Data excerpts:
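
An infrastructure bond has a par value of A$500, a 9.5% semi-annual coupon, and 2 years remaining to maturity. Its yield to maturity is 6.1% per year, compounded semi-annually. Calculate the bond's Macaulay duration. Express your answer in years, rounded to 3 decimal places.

Periodic yield y = 0.0305. Discount each cash flow and weight by its period:
  t   CF        PV=CF/(1+0.0305)^t    t·PV
  1        23.75        23.0471        23.0471
  2        23.75        22.3649        44.7299
  3        23.75        21.7030        65.1090
  4       523.75       464.4426     1,857.7704
  Σ                    531.5576     1,990.6563
Price P = Σ PV = 531.5576.
Macaulay duration = Σ(t·PV) / P = 1,990.6563 / 531.5576 = 3.74495 half-year periods.
In years: 3.74495 / 2 = 1.87247 years.

1.872 years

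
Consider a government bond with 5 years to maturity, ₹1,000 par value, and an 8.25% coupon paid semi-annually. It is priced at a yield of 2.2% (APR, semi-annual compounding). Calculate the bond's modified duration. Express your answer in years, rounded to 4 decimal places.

4.2591 years

Periodic yield y = 0.011. First find Macaulay duration:
  t   CF        PV=CF/(1+0.011)^t    t·PV
  1        41.25        40.8012        40.8012
  2        41.25        40.3573        80.7145
  3        41.25        39.9182       119.7545
  4        41.25        39.4838       157.9353
  5        41.25        39.0542       195.2712
  6        41.25        38.6293       231.7759
  7        41.25        38.2090       267.4631
  8        41.25        37.7933       302.3463
  9        41.25        37.3821       336.4388
  10    1,041.25       933.3477     9,333.4769
  Σ                  1,284.9761    11,065.9778
P = 1,284.9761; Macaulay duration = 11,065.9778 / 1,284.9761 = 8.61182 half-year periods = 4.30591 years.
Modified duration = D_Mac / (1 + y) = 4.30591 / 1.011 = 4.25906 years.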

Exercise. Each line above must be returned exactly as written.

Your solution.
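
An infrastructure bond has a par value of A$500, a 9.5% semi-annual coupon, and 2 years remaining to maturity. Its yield to maturity is 6.1% per year, compounded semi-annually. Calculate the bond's Macaulay duration. Express your answer in years, rounded to 3 decimal places.

Periodic yield y = 0.0305. Discount each cash flow and weight by its period:
  t   CF        PV=CF/(1+0.0305)^t    t·PV
  1        23.75        23.0471        23.0471
  2        23.75        22.3649        44.7299
  3        23.75        21.7030        65.1090
  4       523.75       464.4426     1,857.7704
  Σ                    531.5576     1,990.6563
Price P = Σ PV = 531.5576.
Macaulay duration = Σ(t·PV) / P = 1,990.6563 / 531.5576 = 3.74495 half-year periods.
In years: 3.74495 / 2 = 1.87247 years.

1.872 years

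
Consider a government bond with 5 years to maturity, ₹1,000 par value, and an 8.25% coupon paid semi-annually. It is priced at a yield of 2.2% (APR, semi-annual compounding). Calculate the bond's modified duration. Express your answer in years, rounded to 4 decimal places.

4.2591 years

Periodic yield y = 0.011. First find Macaulay duration:
  t   CF        PV=CF/(1+0.011)^t    t·PV
  1        41.25        40.8012        40.8012
  2        41.25        40.3573        80.7145
  3        41.25        39.9182       119.7545
  4        41.25        39.4838       157.9353
  5        41.25        39.0542       195.2712
  6        41.25        38.6293       231.7759
  7        41.25        38.2090       267.4631
  8        41.25        37.7933       302.3463
  9        41.25        37.3821       336.4388
  10    1,041.25       933.3477     9,333.4769
  Σ                  1,284.9761    11,065.9778
P = 1,284.9761; Macaulay duration = 11,065.9778 / 1,284.9761 = 8.61182 half-year periods = 4.30591 years.
Modified duration = D_Mac / (1 + y) = 4.30591 / 1.011 = 4.25906 years.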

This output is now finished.